> Source material:
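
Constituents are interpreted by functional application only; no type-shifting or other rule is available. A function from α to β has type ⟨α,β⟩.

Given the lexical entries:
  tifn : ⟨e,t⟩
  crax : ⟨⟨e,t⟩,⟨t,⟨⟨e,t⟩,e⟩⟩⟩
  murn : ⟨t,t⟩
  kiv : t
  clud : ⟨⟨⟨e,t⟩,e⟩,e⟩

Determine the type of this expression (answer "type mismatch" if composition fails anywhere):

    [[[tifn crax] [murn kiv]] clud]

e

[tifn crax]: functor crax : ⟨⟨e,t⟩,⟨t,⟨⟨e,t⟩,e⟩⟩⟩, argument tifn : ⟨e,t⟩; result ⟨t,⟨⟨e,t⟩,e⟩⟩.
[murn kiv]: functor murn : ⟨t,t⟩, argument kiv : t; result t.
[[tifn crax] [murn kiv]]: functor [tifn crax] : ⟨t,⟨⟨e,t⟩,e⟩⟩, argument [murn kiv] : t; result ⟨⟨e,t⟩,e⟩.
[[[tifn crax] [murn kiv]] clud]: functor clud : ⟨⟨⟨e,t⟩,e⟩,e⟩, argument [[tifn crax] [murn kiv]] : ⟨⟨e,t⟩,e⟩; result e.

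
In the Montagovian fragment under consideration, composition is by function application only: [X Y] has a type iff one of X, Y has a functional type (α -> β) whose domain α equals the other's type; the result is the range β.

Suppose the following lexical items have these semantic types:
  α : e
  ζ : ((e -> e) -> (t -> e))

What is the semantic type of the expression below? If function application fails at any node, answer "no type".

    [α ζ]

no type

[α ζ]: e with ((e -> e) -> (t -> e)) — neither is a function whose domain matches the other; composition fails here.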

> Task brief:
Return the data in full, exactly as it appears above.

> Solution:
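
Constituents are interpreted by functional application only; no type-shifting or other rule is available. A function from α to β has type ⟨α,β⟩.

Given the lexical entries:
  tifn : ⟨e,t⟩
  crax : ⟨⟨e,t⟩,⟨t,⟨⟨e,t⟩,e⟩⟩⟩
  murn : ⟨t,t⟩
  kiv : t
  clud : ⟨⟨⟨e,t⟩,e⟩,e⟩

Determine the type of this expression (answer "type mismatch" if composition fails anywhere):

    [[[tifn crax] [murn kiv]] clud]

e

[tifn crax]: functor crax : ⟨⟨e,t⟩,⟨t,⟨⟨e,t⟩,e⟩⟩⟩, argument tifn : ⟨e,t⟩; result ⟨t,⟨⟨e,t⟩,e⟩⟩.
[murn kiv]: functor murn : ⟨t,t⟩, argument kiv : t; result t.
[[tifn crax] [murn kiv]]: functor [tifn crax] : ⟨t,⟨⟨e,t⟩,e⟩⟩, argument [murn kiv] : t; result ⟨⟨e,t⟩,e⟩.
[[[tifn crax] [murn kiv]] clud]: functor clud : ⟨⟨⟨e,t⟩,e⟩,e⟩, argument [[tifn crax] [murn kiv]] : ⟨⟨e,t⟩,e⟩; result e.

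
In the Montagovian fragment under consideration, composition is by function application only: [X Y] has a type iff one of X, Y has a functional type (α -> β) whose domain α equals the other's type; the result is the range β.

Suppose the following lexical items have these semantic types:
  α : e
  ζ : ((e -> e) -> (t -> e))

What is the semantic type of the expression below? If function application fails at any node, answer "no type".

    [α ζ]

no type

[α ζ]: e with ((e -> e) -> (t -> e)) — neither is a function whose domain matches the other; composition fails here.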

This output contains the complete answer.